• **Work instruction**: Below are the records; give again exactly the lines that run from the one with "Compute: Σ[2k + 3], k = 1 to 11." through the last line.

• **The data**:
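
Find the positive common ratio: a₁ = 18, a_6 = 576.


r^(n-1) = aₙ/a₁
r^5 = 576/18 = 32
r = 32^(1/5)
= 2

r = 2


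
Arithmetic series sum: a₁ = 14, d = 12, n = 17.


aₙ = 14 + (17-1)×12 = 206
Sₙ = n(a₁+aₙ)/2 = 17×(14+206)/2
= 17×220/2 = 1870

S_17 = 1870


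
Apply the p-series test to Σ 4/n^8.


p-series test: Σ c/n^p converges if p > 1, diverges if p ≤ 1 (constant c > 0 doesn't affect convergence).
p = 8
8 > 1 → CONVERGES

Converges (p = 8 > 1)


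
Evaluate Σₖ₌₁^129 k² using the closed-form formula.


n = 129
n(n+1)(2n+1)/6 = 129×130×259/6
= 4343430/6 = 723905

Σk² = 723905


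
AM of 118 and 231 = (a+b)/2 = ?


AM = (118 + 231)/2 = 349/2 = 174.5

AM = 174.5


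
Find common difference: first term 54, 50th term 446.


d = (aₙ - a₁)/(n-1)
= (446 - 54)/(50-1)
= 392/49 = 8

d = 8


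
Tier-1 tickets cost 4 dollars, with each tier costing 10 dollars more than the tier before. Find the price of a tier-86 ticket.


aₙ = a₁ + (n-1)d
= 4 + (86-1)×10
= 4 + 850
= 854

a_86 = 854


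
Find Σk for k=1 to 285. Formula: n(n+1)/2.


n(n+1)/2 = 285×286/2 = 81510/2 = 40755

Σk = 40755


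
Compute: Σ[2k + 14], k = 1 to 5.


Σ(2k+14) = 2·Σk + 14·n
= 2·15 + 14·5
= 30 + 70 = 100

Σ = 100


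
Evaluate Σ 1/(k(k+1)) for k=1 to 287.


1/(k(k+1)) = 1/k - 1/(k+1) (partial fractions)
Telescoping: Σ = 1 - 1/288 = 287/288

Sum = 287/288


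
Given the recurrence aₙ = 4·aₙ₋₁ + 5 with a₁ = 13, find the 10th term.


Computing step by step:
a_1 = 13
a_2 = 57
a_3 = 233
a_4 = 937
a_5 = 3753
a_6 = 15017
a_7 = 60073
a_8 = 240297
a_9 = 961193
a_10 = 3844777


a_10 = 3844777


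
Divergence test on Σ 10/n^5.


lim(n→∞) 10/n^5 = 0
lim aₙ = 0 → nth-term test is INCONCLUSIVE
(Need other tests; this is actually a convergent p-series with p=5 > 1)

Inconclusive (lim aₙ = 0; need another test)


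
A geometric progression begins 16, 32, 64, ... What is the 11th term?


aₙ = a₁·r^(n-1)
= 16×2^10
= 16×1024
= 16384

a_11 = 16384


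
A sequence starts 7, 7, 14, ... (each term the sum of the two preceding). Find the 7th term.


Computing iteratively: 7, 7, 14, 21, 35, 56, 91
a_7 = 91

a_7 = 91


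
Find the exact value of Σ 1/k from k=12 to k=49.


Σₖ₌12^49 1/k = 1/12 + 1/13 + 1/14 + ... + 1/49
= 4522522398000006949811/3099044504245996706400
≈ 1.4593

Sum = 4522522398000006949811/3099044504245996706400 ≈ 1.4593


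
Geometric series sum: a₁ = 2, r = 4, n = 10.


Sₙ = 2×(4^10 - 1)/(4 - 1)
= 2×(1048576 - 1)/3
= 2×1048575/3
= 699050

S_10 = 699050


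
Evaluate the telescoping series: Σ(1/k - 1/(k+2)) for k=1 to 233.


Telescoping with gap 2: two head and two tail terms survive.
= (1 + 1/2) - (1/234 + 1/235)
= 3/2 - 1/234 - 1/235 = 41008/27495

Sum = 41008/27495


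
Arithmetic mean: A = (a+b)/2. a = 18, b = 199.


AM = (18 + 199)/2 = 217/2 = 108.5

AM = 108.5


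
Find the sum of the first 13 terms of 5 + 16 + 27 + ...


aₙ = 5 + (13-1)×11 = 137
Sₙ = n(a₁+aₙ)/2 = 13×(5+137)/2
= 13×142/2 = 923

S_13 = 923


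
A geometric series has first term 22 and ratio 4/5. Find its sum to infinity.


S∞ = a₁/(1-r) = 22/(1 - 4/5)
= 22/(1/5)
= 110

S∞ = 110


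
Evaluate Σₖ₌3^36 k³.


Σₖ₌3^36 k³ = [36·37/2]² − [2·3/2]²
= 443556 − 9 = 443547

Σk³ = 443547


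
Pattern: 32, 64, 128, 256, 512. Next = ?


Pattern: powers of 2: 2ⁿ
Terms: 32, 64, 128, 256, 512
Next term = 1024

Next term = 1024


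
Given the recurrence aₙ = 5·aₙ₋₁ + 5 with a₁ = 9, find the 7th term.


Computing step by step:
a_1 = 9
a_2 = 50
a_3 = 255
a_4 = 1280
a_5 = 6405
a_6 = 32030
a_7 = 160155


a_7 = 160155


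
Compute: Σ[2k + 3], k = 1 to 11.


Σ(2k+3) = 2·Σk + 3·n
= 2·66 + 3·11
= 132 + 33 = 165

Σ = 165


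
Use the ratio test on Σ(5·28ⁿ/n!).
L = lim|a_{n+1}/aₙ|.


aₙ = 5·28^n/n!
a_{n+1}/aₙ = 28^(n+1)/(n+1)! × n!/28^n  (constant 5 cancels)
= 28/(n+1)
L = lim(n→∞) 28/(n+1) = 0
L < 1 → series CONVERGES

Converges (ratio test: L = 0 < 1)


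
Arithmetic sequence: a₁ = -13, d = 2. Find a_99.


aₙ = a₁ + (n-1)d
= -13 + (99-1)×2
= -13 + 196
= 183

a_99 = 183


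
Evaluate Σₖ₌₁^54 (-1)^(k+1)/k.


S = 1 - 1/2 + 1/3 - 1/4 + 1/5 - 1/6 + 1/7 - 1/8 ± ...
= 0.684
(Full series converges to +ln(2) ≈ +0.6931)

S_54 = 0.684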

• **Output of the task**:
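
Compute: Σ[2k + 3], k = 1 to 11.


Σ(2k+3) = 2·Σk + 3·n
= 2·66 + 3·11
= 132 + 33 = 165

Σ = 165


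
Use the ratio test on Σ(5·28ⁿ/n!).
L = lim|a_{n+1}/aₙ|.


aₙ = 5·28^n/n!
a_{n+1}/aₙ = 28^(n+1)/(n+1)! × n!/28^n  (constant 5 cancels)
= 28/(n+1)
L = lim(n→∞) 28/(n+1) = 0
L < 1 → series CONVERGES

Converges (ratio test: L = 0 < 1)


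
Arithmetic sequence: a₁ = -13, d = 2. Find a_99.


aₙ = a₁ + (n-1)d
= -13 + (99-1)×2
= -13 + 196
= 183

a_99 = 183


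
Evaluate Σₖ₌₁^54 (-1)^(k+1)/k.


S = 1 - 1/2 + 1/3 - 1/4 + 1/5 - 1/6 + 1/7 - 1/8 ± ...
= 0.684
(Full series converges to +ln(2) ≈ +0.6931)

S_54 = 0.684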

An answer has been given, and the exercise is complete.